_Work item_:
From the first line to the last, print the data exactly.

(Dataset excerpts)
--------------------------------

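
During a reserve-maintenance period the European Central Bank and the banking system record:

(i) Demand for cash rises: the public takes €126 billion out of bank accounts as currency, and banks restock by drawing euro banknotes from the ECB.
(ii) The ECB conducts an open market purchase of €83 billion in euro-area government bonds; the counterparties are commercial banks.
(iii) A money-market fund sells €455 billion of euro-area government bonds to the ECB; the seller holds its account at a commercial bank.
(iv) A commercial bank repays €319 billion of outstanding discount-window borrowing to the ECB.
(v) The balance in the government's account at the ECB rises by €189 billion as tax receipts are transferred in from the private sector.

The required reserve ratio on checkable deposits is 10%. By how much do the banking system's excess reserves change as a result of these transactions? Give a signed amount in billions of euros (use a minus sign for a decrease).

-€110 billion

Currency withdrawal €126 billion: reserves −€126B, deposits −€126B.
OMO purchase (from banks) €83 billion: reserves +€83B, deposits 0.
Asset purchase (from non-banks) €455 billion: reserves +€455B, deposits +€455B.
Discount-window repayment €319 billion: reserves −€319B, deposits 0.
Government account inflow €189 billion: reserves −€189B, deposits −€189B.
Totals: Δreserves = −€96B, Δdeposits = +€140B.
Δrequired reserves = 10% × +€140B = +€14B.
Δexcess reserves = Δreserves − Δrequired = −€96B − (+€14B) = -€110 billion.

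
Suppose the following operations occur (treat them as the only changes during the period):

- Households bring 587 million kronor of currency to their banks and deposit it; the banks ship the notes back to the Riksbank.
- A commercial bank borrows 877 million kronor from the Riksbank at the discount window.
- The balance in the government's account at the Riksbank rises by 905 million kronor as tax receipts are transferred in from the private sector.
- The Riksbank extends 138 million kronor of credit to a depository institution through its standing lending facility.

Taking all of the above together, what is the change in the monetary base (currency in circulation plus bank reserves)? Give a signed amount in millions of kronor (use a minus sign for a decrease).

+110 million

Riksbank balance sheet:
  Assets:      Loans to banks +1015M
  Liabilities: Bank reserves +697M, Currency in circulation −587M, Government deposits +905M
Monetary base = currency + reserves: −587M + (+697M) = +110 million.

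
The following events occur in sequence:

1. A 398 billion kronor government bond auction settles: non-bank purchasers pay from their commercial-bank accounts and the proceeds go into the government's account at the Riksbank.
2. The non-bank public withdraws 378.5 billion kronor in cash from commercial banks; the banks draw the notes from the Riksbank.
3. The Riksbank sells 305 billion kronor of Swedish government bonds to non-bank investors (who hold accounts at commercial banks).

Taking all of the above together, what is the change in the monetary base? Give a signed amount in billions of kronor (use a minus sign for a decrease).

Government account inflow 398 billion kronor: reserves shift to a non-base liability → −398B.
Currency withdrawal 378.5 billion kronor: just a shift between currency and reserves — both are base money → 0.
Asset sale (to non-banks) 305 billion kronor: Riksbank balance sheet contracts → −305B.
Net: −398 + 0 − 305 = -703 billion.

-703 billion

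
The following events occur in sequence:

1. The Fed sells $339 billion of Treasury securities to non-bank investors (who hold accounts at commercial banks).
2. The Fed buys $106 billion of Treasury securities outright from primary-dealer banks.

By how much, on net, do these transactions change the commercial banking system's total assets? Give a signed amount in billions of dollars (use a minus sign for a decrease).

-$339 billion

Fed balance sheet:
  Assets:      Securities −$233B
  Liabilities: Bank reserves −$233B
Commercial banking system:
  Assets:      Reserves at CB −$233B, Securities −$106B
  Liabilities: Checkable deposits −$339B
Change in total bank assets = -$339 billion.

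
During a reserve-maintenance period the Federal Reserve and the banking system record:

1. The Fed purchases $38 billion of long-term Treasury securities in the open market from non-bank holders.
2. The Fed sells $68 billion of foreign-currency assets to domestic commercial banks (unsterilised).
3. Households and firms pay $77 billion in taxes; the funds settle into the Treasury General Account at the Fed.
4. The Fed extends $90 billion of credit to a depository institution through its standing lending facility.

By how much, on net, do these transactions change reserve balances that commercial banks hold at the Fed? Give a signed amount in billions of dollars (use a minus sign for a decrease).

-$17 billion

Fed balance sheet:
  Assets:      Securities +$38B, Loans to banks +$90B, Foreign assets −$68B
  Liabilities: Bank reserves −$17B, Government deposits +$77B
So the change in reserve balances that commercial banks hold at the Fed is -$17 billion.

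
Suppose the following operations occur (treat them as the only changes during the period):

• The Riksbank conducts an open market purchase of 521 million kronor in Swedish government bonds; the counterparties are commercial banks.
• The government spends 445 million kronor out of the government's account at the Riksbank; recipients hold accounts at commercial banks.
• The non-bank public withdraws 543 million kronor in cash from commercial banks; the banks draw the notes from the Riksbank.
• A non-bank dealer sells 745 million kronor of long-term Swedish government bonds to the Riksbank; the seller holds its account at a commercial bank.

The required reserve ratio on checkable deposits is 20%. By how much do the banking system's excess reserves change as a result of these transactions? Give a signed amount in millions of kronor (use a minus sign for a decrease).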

--------------------------------

_Finished task_:
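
During a reserve-maintenance period the European Central Bank and the banking system record:

(i) Demand for cash rises: the public takes €126 billion out of bank accounts as currency, and banks restock by drawing euro banknotes from the ECB.
(ii) The ECB conducts an open market purchase of €83 billion in euro-area government bonds; the counterparties are commercial banks.
(iii) A money-market fund sells €455 billion of euro-area government bonds to the ECB; the seller holds its account at a commercial bank.
(iv) A commercial bank repays €319 billion of outstanding discount-window borrowing to the ECB.
(v) The balance in the government's account at the ECB rises by €189 billion as tax receipts are transferred in from the private sector.

The required reserve ratio on checkable deposits is 10%. By how much do the banking system's excess reserves change as a result of these transactions? Give a signed amount in billions of euros (use a minus sign for a decrease).

-€110 billion

Currency withdrawal €126 billion: reserves −€126B, deposits −€126B.
OMO purchase (from banks) €83 billion: reserves +€83B, deposits 0.
Asset purchase (from non-banks) €455 billion: reserves +€455B, deposits +€455B.
Discount-window repayment €319 billion: reserves −€319B, deposits 0.
Government account inflow €189 billion: reserves −€189B, deposits −€189B.
Totals: Δreserves = −€96B, Δdeposits = +€140B.
Δrequired reserves = 10% × +€140B = +€14B.
Δexcess reserves = Δreserves − Δrequired = −€96B − (+€14B) = -€110 billion.

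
Suppose the following operations occur (treat them as the only changes during the period):

- Households bring 587 million kronor of currency to their banks and deposit it; the banks ship the notes back to the Riksbank.
- A commercial bank borrows 877 million kronor from the Riksbank at the discount window.
- The balance in the government's account at the Riksbank rises by 905 million kronor as tax receipts are transferred in from the private sector.
- The Riksbank extends 138 million kronor of credit to a depository institution through its standing lending facility.

Taking all of the above together, what is the change in the monetary base (currency in circulation plus bank reserves)? Give a signed amount in millions of kronor (use a minus sign for a decrease).

+110 million

Riksbank balance sheet:
  Assets:      Loans to banks +1015M
  Liabilities: Bank reserves +697M, Currency in circulation −587M, Government deposits +905M
Monetary base = currency + reserves: −587M + (+697M) = +110 million.

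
The following events occur in sequence:

1. A 398 billion kronor government bond auction settles: non-bank purchasers pay from their commercial-bank accounts and the proceeds go into the government's account at the Riksbank.
2. The non-bank public withdraws 378.5 billion kronor in cash from commercial banks; the banks draw the notes from the Riksbank.
3. The Riksbank sells 305 billion kronor of Swedish government bonds to non-bank investors (who hold accounts at commercial banks).

Taking all of the above together, what is the change in the monetary base? Give a signed amount in billions of kronor (use a minus sign for a decrease).

Government account inflow 398 billion kronor: reserves shift to a non-base liability → −398B.
Currency withdrawal 378.5 billion kronor: just a shift between currency and reserves — both are base money → 0.
Asset sale (to non-banks) 305 billion kronor: Riksbank balance sheet contracts → −305B.
Net: −398 + 0 − 305 = -703 billion.

-703 billion

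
The following events occur in sequence:

1. The Fed sells $339 billion of Treasury securities to non-bank investors (who hold accounts at commercial banks).
2. The Fed buys $106 billion of Treasury securities outright from primary-dealer banks.

By how much, on net, do these transactions change the commercial banking system's total assets? Give a signed amount in billions of dollars (use a minus sign for a decrease).

-$339 billion

Fed balance sheet:
  Assets:      Securities −$233B
  Liabilities: Bank reserves −$233B
Commercial banking system:
  Assets:      Reserves at CB −$233B, Securities −$106B
  Liabilities: Checkable deposits −$339B
Change in total bank assets = -$339 billion.

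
During a reserve-maintenance period the Federal Reserve and the banking system record:

1. The Fed purchases $38 billion of long-term Treasury securities in the open market from non-bank holders.
2. The Fed sells $68 billion of foreign-currency assets to domestic commercial banks (unsterilised).
3. Households and firms pay $77 billion in taxes; the funds settle into the Treasury General Account at the Fed.
4. The Fed extends $90 billion of credit to a depository institution through its standing lending facility.

By how much, on net, do these transactions change reserve balances that commercial banks hold at the Fed? Give a signed amount in billions of dollars (use a minus sign for a decrease).

-$17 billion

Fed balance sheet:
  Assets:      Securities +$38B, Loans to banks +$90B, Foreign assets −$68B
  Liabilities: Bank reserves −$17B, Government deposits +$77B
So the change in reserve balances that commercial banks hold at the Fed is -$17 billion.

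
Suppose the following operations occur (treat them as the only changes during the period):

• The Riksbank conducts an open market purchase of 521 million kronor in Swedish government bonds; the counterparties are commercial banks.
• The government spends 445 million kronor out of the government's account at the Riksbank; recipients hold accounts at commercial banks.
• The non-bank public withdraws 543 million kronor in cash from commercial banks; the banks draw the notes from the Riksbank.
• A non-bank dealer sells 745 million kronor of long-term Swedish government bonds to the Riksbank; the seller holds its account at a commercial bank.

The required reserve ratio on checkable deposits is 20%. By how much do the banking system's excess reserves change as a result of these transactions? Give a signed amount in millions of kronor (use a minus sign for a decrease).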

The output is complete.